### What to produce
Only some lines are wanted. Transcribe, exactly, the lines below from the line with "On what weekday" up to and including the line with "Is February 13, 2223".

[Given entries Boundary: Start]

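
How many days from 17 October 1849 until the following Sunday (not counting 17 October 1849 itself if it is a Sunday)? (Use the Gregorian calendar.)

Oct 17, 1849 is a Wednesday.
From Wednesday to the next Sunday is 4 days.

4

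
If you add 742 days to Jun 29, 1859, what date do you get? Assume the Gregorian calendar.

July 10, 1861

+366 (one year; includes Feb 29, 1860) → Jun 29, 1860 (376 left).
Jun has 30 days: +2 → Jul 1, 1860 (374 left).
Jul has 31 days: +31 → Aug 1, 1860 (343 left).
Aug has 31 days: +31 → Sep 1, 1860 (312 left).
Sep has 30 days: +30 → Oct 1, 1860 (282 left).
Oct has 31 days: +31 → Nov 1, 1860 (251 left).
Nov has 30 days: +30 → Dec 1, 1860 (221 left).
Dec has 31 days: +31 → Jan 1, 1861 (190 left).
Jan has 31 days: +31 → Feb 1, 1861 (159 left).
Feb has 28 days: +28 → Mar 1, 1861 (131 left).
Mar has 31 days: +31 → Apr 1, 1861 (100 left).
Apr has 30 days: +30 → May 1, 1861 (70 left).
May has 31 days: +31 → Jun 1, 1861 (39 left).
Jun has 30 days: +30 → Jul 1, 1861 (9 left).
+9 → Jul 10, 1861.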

[Given entries Boundary: End]
[Given entries Boundary: Start]

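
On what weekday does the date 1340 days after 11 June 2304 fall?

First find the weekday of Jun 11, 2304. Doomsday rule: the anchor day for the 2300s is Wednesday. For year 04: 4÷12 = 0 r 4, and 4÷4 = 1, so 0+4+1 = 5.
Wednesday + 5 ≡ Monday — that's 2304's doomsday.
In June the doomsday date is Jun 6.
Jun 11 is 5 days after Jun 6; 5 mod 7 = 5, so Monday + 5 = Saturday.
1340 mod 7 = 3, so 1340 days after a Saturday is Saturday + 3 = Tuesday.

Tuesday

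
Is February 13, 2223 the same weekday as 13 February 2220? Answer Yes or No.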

[Given entries Boundary: End]
[Given entries Boundary: Start]

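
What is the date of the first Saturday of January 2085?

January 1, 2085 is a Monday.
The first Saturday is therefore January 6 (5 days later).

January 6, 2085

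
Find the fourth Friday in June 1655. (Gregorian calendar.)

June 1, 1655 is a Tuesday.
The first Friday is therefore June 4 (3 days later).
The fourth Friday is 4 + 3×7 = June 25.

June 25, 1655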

[Given entries Boundary: End]

### Answer box
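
On what weekday does the date 1340 days after 11 June 2304 fall?

First find the weekday of Jun 11, 2304. Doomsday rule: the anchor day for the 2300s is Wednesday. For year 04: 4÷12 = 0 r 4, and 4÷4 = 1, so 0+4+1 = 5.
Wednesday + 5 ≡ Monday — that's 2304's doomsday.
In June the doomsday date is Jun 6.
Jun 11 is 5 days after Jun 6; 5 mod 7 = 5, so Monday + 5 = Saturday.
1340 mod 7 = 3, so 1340 days after a Saturday is Saturday + 3 = Tuesday.

Tuesday

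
Is February 13, 2223 the same weekday as 13 February 2220? Answer Yes or No.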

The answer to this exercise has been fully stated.